Brief: Pull out every line below that contains the word "west".

Stored data entries:
=-=-=
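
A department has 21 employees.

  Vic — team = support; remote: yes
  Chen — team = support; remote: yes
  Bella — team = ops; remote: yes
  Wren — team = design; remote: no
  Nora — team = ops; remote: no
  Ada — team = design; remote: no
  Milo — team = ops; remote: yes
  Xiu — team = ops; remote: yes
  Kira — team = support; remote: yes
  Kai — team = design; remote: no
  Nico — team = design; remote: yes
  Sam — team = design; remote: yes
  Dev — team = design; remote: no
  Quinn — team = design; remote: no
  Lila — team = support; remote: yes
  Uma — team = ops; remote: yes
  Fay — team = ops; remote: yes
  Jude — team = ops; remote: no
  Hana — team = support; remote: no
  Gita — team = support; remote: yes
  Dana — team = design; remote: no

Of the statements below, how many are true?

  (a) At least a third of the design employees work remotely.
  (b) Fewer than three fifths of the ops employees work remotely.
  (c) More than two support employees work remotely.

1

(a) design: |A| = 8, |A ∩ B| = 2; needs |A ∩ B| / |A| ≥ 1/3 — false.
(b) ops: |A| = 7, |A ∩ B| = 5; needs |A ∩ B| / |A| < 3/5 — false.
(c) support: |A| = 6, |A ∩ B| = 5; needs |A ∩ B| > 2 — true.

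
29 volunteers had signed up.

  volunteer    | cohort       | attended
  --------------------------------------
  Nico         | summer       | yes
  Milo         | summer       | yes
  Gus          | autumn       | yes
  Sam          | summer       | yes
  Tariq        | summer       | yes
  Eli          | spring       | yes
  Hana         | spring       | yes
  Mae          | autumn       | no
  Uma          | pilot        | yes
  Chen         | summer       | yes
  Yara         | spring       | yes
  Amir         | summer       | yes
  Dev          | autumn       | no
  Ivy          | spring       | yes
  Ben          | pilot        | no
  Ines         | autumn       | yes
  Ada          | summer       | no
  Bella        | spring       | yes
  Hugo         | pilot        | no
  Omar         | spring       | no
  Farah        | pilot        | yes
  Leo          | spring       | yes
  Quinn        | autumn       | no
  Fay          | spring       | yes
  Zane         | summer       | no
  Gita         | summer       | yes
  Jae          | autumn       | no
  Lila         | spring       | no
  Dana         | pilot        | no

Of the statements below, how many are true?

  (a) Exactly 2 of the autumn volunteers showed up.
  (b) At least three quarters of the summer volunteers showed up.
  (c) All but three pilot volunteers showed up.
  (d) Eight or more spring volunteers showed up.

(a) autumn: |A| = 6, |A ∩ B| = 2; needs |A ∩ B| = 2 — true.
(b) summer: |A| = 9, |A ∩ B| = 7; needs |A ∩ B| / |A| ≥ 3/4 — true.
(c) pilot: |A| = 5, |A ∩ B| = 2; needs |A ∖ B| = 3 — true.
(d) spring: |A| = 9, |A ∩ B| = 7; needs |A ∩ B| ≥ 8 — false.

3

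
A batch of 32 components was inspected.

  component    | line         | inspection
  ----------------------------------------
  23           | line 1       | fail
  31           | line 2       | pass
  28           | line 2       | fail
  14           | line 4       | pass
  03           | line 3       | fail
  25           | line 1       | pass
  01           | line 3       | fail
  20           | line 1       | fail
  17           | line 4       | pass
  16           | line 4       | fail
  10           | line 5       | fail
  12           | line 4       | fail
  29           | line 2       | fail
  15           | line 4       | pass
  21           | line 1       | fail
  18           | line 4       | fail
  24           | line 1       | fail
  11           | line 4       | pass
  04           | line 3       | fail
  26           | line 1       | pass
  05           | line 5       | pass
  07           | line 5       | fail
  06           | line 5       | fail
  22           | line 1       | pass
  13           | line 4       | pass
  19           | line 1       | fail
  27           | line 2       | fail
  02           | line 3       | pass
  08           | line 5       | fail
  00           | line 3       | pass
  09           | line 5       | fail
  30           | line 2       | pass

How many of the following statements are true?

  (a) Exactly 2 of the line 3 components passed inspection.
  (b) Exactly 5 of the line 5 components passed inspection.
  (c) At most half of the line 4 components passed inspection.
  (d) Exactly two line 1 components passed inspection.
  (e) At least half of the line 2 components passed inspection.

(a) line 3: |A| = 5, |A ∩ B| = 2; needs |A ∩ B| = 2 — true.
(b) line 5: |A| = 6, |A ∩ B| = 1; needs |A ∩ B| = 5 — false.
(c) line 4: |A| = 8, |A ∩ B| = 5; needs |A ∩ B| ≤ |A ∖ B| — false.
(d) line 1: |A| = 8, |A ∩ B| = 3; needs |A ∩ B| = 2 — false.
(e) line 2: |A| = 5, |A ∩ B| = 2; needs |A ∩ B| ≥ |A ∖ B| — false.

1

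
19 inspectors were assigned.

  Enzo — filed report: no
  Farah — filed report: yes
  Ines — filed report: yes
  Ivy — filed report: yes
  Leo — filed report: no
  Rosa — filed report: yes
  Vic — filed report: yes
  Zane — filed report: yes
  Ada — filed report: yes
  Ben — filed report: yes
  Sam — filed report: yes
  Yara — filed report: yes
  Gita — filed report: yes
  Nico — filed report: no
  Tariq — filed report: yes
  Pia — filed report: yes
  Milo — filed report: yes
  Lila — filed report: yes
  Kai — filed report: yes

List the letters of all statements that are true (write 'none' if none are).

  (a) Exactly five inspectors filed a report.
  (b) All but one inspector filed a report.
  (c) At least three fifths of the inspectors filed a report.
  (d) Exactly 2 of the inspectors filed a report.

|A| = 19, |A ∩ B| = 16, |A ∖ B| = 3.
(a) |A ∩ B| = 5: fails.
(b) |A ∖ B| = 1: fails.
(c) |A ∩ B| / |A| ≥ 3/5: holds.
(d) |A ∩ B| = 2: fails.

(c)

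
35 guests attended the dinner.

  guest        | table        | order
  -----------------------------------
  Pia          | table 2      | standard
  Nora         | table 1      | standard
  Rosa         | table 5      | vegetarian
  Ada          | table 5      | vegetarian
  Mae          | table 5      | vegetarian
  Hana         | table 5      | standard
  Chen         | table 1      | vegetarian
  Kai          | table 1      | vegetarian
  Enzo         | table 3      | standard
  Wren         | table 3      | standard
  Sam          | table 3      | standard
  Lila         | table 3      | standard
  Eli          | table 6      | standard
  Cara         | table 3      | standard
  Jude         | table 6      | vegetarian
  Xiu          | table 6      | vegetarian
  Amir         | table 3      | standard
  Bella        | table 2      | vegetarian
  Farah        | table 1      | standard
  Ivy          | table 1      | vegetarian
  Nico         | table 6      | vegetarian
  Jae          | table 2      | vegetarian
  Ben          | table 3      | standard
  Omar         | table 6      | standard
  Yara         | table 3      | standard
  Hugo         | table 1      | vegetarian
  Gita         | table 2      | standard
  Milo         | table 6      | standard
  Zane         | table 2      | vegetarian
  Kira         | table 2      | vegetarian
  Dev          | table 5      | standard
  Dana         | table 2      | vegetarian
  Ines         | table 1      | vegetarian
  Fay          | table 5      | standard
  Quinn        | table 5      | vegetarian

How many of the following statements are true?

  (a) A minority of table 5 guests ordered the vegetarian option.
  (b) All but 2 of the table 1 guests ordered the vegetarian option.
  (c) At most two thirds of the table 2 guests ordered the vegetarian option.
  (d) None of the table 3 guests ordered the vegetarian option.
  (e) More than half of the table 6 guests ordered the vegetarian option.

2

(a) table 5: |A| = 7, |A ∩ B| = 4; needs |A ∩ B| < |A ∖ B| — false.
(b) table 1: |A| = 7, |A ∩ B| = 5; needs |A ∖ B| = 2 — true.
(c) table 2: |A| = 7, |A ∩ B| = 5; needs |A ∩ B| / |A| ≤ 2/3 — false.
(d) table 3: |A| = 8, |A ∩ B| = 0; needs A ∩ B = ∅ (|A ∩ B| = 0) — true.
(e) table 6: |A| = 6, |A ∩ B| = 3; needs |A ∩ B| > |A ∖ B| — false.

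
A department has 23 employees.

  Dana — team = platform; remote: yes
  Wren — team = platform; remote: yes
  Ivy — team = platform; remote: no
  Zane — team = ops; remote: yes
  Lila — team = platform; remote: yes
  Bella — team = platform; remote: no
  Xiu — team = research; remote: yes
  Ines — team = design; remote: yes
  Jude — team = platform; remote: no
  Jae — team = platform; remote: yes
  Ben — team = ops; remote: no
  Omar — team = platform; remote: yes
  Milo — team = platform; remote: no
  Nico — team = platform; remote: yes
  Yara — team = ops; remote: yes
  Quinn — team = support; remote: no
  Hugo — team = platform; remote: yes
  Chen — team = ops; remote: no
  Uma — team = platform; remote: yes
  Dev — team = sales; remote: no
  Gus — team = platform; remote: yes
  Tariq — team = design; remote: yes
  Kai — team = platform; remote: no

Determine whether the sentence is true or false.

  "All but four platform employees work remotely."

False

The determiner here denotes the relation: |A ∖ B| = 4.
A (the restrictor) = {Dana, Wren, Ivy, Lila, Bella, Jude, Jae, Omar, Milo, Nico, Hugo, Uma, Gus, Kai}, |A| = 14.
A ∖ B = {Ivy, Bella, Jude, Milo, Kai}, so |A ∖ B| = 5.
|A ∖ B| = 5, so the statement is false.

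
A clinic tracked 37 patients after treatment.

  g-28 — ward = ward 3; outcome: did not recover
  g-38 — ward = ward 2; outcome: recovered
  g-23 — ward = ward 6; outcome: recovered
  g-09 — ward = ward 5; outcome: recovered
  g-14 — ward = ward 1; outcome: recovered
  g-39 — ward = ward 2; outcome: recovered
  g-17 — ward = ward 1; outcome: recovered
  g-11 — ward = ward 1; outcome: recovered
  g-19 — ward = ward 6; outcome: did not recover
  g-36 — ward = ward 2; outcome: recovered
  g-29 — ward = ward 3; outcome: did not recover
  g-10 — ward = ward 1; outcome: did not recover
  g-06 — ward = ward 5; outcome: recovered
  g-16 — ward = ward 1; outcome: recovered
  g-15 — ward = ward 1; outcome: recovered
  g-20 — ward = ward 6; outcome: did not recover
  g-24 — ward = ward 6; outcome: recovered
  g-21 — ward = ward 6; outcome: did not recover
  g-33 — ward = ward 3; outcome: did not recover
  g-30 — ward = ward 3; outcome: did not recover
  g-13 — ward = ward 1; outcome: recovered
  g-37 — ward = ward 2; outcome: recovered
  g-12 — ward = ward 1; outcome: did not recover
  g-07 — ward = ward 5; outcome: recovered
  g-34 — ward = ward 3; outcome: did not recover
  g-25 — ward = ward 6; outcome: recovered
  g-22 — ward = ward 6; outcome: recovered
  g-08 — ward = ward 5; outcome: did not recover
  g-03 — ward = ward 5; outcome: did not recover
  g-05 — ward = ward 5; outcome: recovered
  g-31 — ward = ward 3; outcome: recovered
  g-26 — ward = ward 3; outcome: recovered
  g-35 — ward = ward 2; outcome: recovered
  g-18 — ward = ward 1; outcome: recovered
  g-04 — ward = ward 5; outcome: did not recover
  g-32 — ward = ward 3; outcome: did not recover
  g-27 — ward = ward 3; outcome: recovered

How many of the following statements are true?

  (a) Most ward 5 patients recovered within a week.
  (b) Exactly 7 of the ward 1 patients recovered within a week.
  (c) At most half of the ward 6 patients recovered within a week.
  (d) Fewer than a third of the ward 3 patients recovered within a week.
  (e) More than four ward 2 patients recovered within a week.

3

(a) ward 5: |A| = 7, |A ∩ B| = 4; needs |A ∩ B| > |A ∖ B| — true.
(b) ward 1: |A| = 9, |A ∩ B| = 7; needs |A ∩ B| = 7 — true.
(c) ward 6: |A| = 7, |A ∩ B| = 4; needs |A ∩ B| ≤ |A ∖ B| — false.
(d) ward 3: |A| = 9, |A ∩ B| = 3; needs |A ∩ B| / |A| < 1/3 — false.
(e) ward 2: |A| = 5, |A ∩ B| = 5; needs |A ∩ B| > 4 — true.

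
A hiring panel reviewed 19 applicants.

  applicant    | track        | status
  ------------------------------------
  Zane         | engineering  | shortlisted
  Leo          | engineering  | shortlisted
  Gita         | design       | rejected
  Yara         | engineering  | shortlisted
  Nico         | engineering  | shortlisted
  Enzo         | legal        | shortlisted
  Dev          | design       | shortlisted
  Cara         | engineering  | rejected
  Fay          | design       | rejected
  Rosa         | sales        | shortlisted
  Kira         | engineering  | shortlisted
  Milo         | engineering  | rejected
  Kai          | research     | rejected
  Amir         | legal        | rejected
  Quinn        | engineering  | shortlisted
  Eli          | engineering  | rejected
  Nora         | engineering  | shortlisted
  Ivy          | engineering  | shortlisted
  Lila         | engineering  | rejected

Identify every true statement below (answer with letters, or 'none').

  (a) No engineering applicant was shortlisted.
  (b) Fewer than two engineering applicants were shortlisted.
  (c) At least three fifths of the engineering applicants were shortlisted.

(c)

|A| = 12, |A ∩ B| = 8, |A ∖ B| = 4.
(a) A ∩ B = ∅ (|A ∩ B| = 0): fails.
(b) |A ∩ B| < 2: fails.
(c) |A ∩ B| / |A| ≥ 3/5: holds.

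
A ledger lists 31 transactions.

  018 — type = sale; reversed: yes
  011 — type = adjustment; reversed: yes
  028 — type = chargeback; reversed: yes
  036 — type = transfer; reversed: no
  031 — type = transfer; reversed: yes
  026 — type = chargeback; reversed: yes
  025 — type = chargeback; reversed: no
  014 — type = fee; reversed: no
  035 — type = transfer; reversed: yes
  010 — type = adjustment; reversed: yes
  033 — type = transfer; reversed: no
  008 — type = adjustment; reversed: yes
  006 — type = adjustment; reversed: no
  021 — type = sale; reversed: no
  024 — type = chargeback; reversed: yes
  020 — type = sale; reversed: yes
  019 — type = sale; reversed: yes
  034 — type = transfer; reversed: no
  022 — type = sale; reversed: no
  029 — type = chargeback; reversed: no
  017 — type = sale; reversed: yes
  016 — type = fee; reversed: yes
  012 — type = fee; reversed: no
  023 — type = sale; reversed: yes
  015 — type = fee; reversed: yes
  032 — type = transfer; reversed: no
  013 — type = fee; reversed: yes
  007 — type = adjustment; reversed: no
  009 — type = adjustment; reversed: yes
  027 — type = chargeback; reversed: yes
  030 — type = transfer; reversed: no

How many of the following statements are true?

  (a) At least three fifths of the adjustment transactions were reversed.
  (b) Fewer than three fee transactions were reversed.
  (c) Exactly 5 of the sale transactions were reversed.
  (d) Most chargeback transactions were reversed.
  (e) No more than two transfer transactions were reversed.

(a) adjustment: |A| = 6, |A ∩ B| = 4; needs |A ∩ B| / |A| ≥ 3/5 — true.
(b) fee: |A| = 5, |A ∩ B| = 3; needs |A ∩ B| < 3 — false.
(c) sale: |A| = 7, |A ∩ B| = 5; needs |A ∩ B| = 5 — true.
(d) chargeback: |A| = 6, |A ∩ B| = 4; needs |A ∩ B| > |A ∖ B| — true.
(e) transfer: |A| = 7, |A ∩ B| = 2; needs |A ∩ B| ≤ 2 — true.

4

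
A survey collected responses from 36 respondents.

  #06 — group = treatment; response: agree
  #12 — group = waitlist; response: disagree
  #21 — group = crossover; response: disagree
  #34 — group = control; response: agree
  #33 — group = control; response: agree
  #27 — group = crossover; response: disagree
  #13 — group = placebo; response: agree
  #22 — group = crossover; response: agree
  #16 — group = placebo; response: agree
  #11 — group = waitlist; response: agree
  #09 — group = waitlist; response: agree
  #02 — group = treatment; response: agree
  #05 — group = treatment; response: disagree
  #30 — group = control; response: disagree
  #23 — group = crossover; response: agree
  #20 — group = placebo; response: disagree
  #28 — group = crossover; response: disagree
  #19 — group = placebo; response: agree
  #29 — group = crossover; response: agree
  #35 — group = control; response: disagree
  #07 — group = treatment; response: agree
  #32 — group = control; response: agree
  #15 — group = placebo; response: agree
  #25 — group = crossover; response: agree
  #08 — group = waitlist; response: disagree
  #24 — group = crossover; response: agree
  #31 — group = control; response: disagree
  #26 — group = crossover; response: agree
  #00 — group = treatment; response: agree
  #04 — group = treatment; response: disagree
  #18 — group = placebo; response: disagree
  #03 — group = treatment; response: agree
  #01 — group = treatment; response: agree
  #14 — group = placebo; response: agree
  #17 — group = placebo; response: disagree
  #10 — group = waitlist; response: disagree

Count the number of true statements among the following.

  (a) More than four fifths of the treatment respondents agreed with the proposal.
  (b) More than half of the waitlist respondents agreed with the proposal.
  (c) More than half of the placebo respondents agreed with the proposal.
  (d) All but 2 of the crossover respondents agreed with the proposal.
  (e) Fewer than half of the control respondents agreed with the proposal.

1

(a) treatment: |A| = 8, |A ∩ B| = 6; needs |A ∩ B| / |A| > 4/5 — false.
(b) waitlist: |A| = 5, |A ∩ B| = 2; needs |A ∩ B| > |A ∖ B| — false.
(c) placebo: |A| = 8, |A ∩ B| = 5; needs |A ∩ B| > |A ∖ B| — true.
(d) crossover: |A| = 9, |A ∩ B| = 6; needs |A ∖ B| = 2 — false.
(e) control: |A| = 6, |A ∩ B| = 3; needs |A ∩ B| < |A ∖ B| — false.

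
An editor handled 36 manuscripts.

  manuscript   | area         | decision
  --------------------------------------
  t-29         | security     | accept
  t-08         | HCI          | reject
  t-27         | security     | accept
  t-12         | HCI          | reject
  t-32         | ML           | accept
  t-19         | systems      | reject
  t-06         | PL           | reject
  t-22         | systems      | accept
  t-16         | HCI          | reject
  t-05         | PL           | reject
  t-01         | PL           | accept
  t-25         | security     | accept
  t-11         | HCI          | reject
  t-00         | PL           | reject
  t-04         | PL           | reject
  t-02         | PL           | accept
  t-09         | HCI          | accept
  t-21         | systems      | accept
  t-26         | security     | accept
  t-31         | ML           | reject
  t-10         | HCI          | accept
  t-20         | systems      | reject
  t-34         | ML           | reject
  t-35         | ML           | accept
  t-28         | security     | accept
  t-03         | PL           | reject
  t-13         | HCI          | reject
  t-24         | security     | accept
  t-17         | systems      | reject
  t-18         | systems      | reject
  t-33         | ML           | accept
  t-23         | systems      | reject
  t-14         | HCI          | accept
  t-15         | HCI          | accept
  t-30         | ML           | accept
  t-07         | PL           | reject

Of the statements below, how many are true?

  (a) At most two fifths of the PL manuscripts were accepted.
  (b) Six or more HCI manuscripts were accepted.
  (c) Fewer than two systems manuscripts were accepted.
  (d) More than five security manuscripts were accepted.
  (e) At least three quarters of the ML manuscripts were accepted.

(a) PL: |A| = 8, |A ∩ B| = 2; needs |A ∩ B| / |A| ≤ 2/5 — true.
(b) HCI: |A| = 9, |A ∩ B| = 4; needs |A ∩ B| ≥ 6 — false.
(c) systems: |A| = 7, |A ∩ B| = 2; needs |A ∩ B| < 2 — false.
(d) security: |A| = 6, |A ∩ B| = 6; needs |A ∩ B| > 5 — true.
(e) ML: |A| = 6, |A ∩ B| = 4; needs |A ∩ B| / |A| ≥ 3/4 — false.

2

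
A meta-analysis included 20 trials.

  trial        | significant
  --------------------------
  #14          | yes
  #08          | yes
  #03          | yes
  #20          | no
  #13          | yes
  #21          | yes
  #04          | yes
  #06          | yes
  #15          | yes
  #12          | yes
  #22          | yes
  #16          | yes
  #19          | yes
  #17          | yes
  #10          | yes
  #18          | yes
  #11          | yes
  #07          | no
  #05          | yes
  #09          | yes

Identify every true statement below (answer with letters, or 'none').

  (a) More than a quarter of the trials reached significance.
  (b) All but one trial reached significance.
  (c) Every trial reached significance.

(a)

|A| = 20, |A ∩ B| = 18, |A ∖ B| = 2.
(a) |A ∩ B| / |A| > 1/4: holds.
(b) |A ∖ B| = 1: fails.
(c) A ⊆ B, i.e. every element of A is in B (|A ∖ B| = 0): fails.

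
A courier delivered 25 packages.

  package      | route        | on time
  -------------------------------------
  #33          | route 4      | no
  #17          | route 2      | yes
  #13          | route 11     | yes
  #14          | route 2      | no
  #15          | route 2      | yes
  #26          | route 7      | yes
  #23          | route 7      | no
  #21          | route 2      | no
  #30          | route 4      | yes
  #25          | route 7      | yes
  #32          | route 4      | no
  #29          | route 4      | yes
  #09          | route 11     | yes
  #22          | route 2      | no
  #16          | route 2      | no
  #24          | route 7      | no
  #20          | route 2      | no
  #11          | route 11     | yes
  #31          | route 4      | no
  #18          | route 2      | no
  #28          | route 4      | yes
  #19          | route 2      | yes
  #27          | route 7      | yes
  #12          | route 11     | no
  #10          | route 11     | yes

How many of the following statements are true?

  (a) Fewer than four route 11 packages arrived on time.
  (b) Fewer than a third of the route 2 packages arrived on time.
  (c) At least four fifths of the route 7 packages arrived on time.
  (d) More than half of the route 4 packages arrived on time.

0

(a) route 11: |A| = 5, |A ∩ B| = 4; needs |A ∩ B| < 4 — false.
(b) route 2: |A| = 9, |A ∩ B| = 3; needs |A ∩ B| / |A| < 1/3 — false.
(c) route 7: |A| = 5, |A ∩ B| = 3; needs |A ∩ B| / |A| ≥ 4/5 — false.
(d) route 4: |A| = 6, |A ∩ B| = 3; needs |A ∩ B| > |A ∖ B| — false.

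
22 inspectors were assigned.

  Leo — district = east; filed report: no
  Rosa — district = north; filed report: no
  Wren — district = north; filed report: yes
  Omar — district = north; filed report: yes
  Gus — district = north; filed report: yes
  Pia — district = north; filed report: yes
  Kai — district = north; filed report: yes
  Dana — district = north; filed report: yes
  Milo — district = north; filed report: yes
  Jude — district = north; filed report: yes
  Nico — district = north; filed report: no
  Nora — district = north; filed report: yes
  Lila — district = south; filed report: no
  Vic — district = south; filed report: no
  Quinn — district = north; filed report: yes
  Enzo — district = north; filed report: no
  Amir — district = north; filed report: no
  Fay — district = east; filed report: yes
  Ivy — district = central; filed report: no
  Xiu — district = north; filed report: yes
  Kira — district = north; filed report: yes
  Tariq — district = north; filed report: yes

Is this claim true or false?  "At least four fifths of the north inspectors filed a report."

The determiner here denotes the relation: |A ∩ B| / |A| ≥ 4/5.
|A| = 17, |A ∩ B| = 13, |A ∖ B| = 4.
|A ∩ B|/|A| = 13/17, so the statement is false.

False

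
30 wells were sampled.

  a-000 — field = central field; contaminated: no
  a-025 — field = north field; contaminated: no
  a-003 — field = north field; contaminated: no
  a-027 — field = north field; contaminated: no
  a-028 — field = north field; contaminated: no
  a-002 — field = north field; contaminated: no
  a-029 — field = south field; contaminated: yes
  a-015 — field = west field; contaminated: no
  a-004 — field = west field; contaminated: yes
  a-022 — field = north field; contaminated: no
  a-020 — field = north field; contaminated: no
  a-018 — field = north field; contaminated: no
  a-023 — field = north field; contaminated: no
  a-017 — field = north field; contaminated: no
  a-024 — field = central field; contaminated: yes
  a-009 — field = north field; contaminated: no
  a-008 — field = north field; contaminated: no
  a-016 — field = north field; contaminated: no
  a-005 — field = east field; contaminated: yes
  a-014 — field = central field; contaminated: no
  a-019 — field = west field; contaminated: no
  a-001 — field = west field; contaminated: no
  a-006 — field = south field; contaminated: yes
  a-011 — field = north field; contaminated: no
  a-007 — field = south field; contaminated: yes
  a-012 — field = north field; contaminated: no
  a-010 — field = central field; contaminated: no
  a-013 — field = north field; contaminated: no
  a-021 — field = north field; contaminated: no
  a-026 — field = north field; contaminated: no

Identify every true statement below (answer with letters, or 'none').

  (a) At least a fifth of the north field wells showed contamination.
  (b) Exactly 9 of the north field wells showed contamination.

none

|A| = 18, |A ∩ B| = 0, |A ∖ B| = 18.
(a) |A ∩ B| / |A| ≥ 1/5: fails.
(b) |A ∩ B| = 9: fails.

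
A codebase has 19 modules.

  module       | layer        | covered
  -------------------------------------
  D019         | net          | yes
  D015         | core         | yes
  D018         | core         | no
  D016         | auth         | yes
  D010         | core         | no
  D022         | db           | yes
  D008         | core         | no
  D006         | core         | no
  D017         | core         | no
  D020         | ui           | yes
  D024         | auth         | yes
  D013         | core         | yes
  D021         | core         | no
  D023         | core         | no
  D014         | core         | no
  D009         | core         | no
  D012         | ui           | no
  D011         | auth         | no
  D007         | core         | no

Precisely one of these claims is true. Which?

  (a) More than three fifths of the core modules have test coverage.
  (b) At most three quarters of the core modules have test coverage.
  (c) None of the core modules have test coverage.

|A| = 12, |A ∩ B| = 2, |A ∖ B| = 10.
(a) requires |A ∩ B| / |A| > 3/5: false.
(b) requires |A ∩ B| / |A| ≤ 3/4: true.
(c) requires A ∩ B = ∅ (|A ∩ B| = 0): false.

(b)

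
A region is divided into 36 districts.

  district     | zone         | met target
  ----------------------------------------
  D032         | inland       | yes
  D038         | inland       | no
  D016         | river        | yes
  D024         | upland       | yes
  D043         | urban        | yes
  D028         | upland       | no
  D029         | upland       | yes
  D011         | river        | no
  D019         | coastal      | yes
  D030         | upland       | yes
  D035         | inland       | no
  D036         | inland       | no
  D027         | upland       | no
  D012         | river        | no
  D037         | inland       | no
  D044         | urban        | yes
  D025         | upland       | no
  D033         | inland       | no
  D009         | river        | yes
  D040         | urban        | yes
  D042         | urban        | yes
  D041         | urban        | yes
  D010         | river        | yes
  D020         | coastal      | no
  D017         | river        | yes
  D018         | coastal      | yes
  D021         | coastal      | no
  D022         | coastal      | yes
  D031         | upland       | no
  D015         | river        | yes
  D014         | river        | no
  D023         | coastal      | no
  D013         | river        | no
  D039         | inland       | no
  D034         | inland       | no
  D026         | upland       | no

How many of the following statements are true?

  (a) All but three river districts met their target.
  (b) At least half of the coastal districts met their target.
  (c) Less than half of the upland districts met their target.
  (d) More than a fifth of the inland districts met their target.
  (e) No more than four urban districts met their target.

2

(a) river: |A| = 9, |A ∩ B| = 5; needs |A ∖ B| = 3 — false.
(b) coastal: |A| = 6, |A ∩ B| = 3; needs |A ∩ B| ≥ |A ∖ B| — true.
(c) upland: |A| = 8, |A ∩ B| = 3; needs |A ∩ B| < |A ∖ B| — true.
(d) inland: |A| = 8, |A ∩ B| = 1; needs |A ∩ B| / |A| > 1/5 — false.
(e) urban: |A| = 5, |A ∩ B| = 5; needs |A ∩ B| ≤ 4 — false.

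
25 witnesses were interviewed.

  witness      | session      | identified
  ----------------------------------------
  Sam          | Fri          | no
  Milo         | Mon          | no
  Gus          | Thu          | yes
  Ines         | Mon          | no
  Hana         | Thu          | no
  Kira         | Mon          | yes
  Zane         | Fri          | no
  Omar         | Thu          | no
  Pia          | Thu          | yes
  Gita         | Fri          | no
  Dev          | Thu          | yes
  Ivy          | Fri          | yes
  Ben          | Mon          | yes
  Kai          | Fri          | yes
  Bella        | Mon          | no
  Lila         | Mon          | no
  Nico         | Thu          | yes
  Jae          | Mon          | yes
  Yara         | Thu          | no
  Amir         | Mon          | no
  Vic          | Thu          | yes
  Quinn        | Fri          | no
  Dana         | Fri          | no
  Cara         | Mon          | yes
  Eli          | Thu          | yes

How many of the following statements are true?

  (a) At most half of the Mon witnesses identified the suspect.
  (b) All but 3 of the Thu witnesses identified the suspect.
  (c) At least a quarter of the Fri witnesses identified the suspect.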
=-=-=
Response area:
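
  a-015 — field = west field; contaminated: no
  a-004 — field = west field; contaminated: yes
  a-019 — field = west field; contaminated: no
  a-001 — field = west field; contaminated: no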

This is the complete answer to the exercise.